[BRIEF] Every entry needs to be reproduced exactly.

GIVEN DATA: Begin

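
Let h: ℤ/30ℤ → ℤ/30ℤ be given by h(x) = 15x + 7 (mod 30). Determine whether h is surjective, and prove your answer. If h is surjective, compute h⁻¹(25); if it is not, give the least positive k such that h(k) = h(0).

2

Since gcd(15, 30) = 15, we have 15x ≡ 0 (mod 15) for all x, so h(x) ≡ 7 (mod 15).
But 0 ≢ 7 (mod 15), so 0 ∈ ℤ/30ℤ has no preimage. Therefore h is not surjective.
Since h is not surjective, we find the least positive k with h(k) = h(0): this means 15k ≡ 0 (mod 30), i.e. 30 ∣ 15k. Since gcd(15, 30) = 15, dividing through by 15 this holds exactly when 2 ∣ k.
The smallest positive such k is 2.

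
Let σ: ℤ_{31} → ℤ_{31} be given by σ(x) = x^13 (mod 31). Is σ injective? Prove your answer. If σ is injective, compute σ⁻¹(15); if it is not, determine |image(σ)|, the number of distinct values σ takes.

Since 31 is prime, the nonzero elements of ℤ_{31} form a cyclic group of order 30.
As gcd(13, 30) = 1, raising to the 13th power is a bijection on this group: if u^13 ≡ v^13 then (uv^{−1})^13 = 1, and the only element of order dividing gcd(13, 30) = 1 is 1, so u = v.
With σ(0) = 0 this makes σ injective on all of ℤ_{31}, hence bijective (finite equal-size domain and codomain). In particular σ is injective.
Since σ is injective, we find the preimage of 15. The inverse of x ↦ x^13 on (ℤ_{31})^× is x ↦ x^7, because 13·7 = 91 = 3·30 + 1 ≡ 1 (mod 30) and x^{30} = 1 for x ≠ 0 (Fermat). So σ⁻¹(15) = 15^7 mod 31.
Repeated squaring mod 31: 15^1 ≡ 15, 15^2 ≡ 15² = 225 ≡ 8, 15^4 ≡ 8² = 64 ≡ 2. Since 7 = 4 + 2 + 1, 15^7 ≡ 2·8·15: 2·8 = 16, then 16·15 = 240 ≡ 23. So 15^7 ≡ 23 (mod 31).
Hence σ⁻¹(15) = 23.

23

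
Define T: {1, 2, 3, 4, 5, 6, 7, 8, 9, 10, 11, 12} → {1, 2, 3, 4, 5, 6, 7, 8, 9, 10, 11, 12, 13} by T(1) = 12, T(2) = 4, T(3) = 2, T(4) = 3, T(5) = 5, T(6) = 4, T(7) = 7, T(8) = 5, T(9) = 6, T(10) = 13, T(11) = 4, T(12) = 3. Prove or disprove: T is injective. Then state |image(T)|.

8

T(2) = 4 = T(6) with 2 ≠ 6, so T is not injective.
The image of T is {2, 3, 4, 5, 6, 7, 12, 13}, which has 8 elements.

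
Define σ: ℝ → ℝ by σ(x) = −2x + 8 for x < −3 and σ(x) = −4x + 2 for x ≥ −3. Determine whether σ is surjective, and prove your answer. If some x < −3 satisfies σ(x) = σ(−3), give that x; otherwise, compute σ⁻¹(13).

-11/4

Both pieces are strictly decreasing (slopes −2 and −4), so each is injective on its own interval.
The left piece maps (−∞, −3) onto (14, ∞); the right piece maps [−3, ∞) onto (−∞, 14].
These images together cover ℝ, so σ is surjective.
Because the two images are disjoint, no x < −3 has σ(x) = σ(−3), so we compute σ⁻¹(13): 13 lies in (−∞, 14], so solve −4x + 2 = 13: x = (13 − 2)/(−4) = −11/4.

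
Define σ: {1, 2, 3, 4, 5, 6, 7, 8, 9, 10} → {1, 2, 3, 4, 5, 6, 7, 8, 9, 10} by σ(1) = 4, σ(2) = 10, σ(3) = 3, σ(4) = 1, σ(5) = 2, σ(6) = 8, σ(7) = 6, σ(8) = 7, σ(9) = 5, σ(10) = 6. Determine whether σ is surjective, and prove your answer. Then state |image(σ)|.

9

No element maps to 9, so σ is not surjective.
The image of σ is {1, 2, 3, 4, 5, 6, 7, 8, 10}, which has 9 elements.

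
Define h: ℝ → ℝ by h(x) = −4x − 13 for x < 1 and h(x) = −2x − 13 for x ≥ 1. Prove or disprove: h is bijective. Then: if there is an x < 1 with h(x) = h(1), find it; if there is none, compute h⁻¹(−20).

1/2

Both pieces are strictly decreasing (slopes −4 and −2), so each is injective on its own interval.
The left piece maps (−∞, 1) onto (−17, ∞); the right piece maps [1, ∞) onto (−∞, −15].
These images overlap. In particular h(1) = −15 (right piece), and solving −4x − 13 = −15 on the left piece gives x = 1/2 < 1.
So h(1/2) = h(1) with 1/2 ≠ 1, and h is not injective, hence not bijective. This x = 1/2 is the requested value below 1.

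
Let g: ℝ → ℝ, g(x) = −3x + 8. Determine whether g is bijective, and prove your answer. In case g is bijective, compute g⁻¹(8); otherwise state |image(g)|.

0

Suppose g(u) = g(v). Then −3u + 8 = −3v + 8, so −3u = −3v, thus u = v.
For any y ∈ ℝ, x = (y − 8)/(−3) satisfies g(x) = y.
Hence g is bijective.
Since g is bijective, we compute g⁻¹(8) = (8 − 8)/(−3) = 0.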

GIVEN DATA: End

[ANSWER AREA]
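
Let h: ℤ/30ℤ → ℤ/30ℤ be given by h(x) = 15x + 7 (mod 30). Determine whether h is surjective, and prove your answer. If h is surjective, compute h⁻¹(25); if it is not, give the least positive k such that h(k) = h(0).

2

Since gcd(15, 30) = 15, we have 15x ≡ 0 (mod 15) for all x, so h(x) ≡ 7 (mod 15).
But 0 ≢ 7 (mod 15), so 0 ∈ ℤ/30ℤ has no preimage. Therefore h is not surjective.
Since h is not surjective, we find the least positive k with h(k) = h(0): this means 15k ≡ 0 (mod 30), i.e. 30 ∣ 15k. Since gcd(15, 30) = 15, dividing through by 15 this holds exactly when 2 ∣ k.
The smallest positive such k is 2.

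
Let σ: ℤ_{31} → ℤ_{31} be given by σ(x) = x^13 (mod 31). Is σ injective? Prove your answer. If σ is injective, compute σ⁻¹(15); if it is not, determine |image(σ)|, the number of distinct values σ takes.

Since 31 is prime, the nonzero elements of ℤ_{31} form a cyclic group of order 30.
As gcd(13, 30) = 1, raising to the 13th power is a bijection on this group: if u^13 ≡ v^13 then (uv^{−1})^13 = 1, and the only element of order dividing gcd(13, 30) = 1 is 1, so u = v.
With σ(0) = 0 this makes σ injective on all of ℤ_{31}, hence bijective (finite equal-size domain and codomain). In particular σ is injective.
Since σ is injective, we find the preimage of 15. The inverse of x ↦ x^13 on (ℤ_{31})^× is x ↦ x^7, because 13·7 = 91 = 3·30 + 1 ≡ 1 (mod 30) and x^{30} = 1 for x ≠ 0 (Fermat). So σ⁻¹(15) = 15^7 mod 31.
Repeated squaring mod 31: 15^1 ≡ 15, 15^2 ≡ 15² = 225 ≡ 8, 15^4 ≡ 8² = 64 ≡ 2. Since 7 = 4 + 2 + 1, 15^7 ≡ 2·8·15: 2·8 = 16, then 16·15 = 240 ≡ 23. So 15^7 ≡ 23 (mod 31).
Hence σ⁻¹(15) = 23.

23

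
Define T: {1, 2, 3, 4, 5, 6, 7, 8, 9, 10, 11, 12} → {1, 2, 3, 4, 5, 6, 7, 8, 9, 10, 11, 12, 13} by T(1) = 12, T(2) = 4, T(3) = 2, T(4) = 3, T(5) = 5, T(6) = 4, T(7) = 7, T(8) = 5, T(9) = 6, T(10) = 13, T(11) = 4, T(12) = 3. Prove or disprove: T is injective. Then state |image(T)|.

8

T(2) = 4 = T(6) with 2 ≠ 6, so T is not injective.
The image of T is {2, 3, 4, 5, 6, 7, 12, 13}, which has 8 elements.

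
Define σ: ℝ → ℝ by σ(x) = −2x + 8 for x < −3 and σ(x) = −4x + 2 for x ≥ −3. Determine whether σ is surjective, and prove your answer. If some x < −3 satisfies σ(x) = σ(−3), give that x; otherwise, compute σ⁻¹(13).

-11/4

Both pieces are strictly decreasing (slopes −2 and −4), so each is injective on its own interval.
The left piece maps (−∞, −3) onto (14, ∞); the right piece maps [−3, ∞) onto (−∞, 14].
These images together cover ℝ, so σ is surjective.
Because the two images are disjoint, no x < −3 has σ(x) = σ(−3), so we compute σ⁻¹(13): 13 lies in (−∞, 14], so solve −4x + 2 = 13: x = (13 − 2)/(−4) = −11/4.

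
Define σ: {1, 2, 3, 4, 5, 6, 7, 8, 9, 10} → {1, 2, 3, 4, 5, 6, 7, 8, 9, 10} by σ(1) = 4, σ(2) = 10, σ(3) = 3, σ(4) = 1, σ(5) = 2, σ(6) = 8, σ(7) = 6, σ(8) = 7, σ(9) = 5, σ(10) = 6. Determine whether σ is surjective, and prove your answer. Then state |image(σ)|.

9

No element maps to 9, so σ is not surjective.
The image of σ is {1, 2, 3, 4, 5, 6, 7, 8, 10}, which has 9 elements.

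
Define h: ℝ → ℝ by h(x) = −4x − 13 for x < 1 and h(x) = −2x − 13 for x ≥ 1. Prove or disprove: h is bijective. Then: if there is an x < 1 with h(x) = h(1), find it; if there is none, compute h⁻¹(−20).

1/2

Both pieces are strictly decreasing (slopes −4 and −2), so each is injective on its own interval.
The left piece maps (−∞, 1) onto (−17, ∞); the right piece maps [1, ∞) onto (−∞, −15].
These images overlap. In particular h(1) = −15 (right piece), and solving −4x − 13 = −15 on the left piece gives x = 1/2 < 1.
So h(1/2) = h(1) with 1/2 ≠ 1, and h is not injective, hence not bijective. This x = 1/2 is the requested value below 1.

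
Let g: ℝ → ℝ, g(x) = −3x + 8. Determine whether g is bijective, and prove your answer. In case g is bijective, compute g⁻¹(8); otherwise state |image(g)|.

0

Suppose g(u) = g(v). Then −3u + 8 = −3v + 8, so −3u = −3v, thus u = v.
For any y ∈ ℝ, x = (y − 8)/(−3) satisfies g(x) = y.
Hence g is bijective.
Since g is bijective, we compute g⁻¹(8) = (8 − 8)/(−3) = 0.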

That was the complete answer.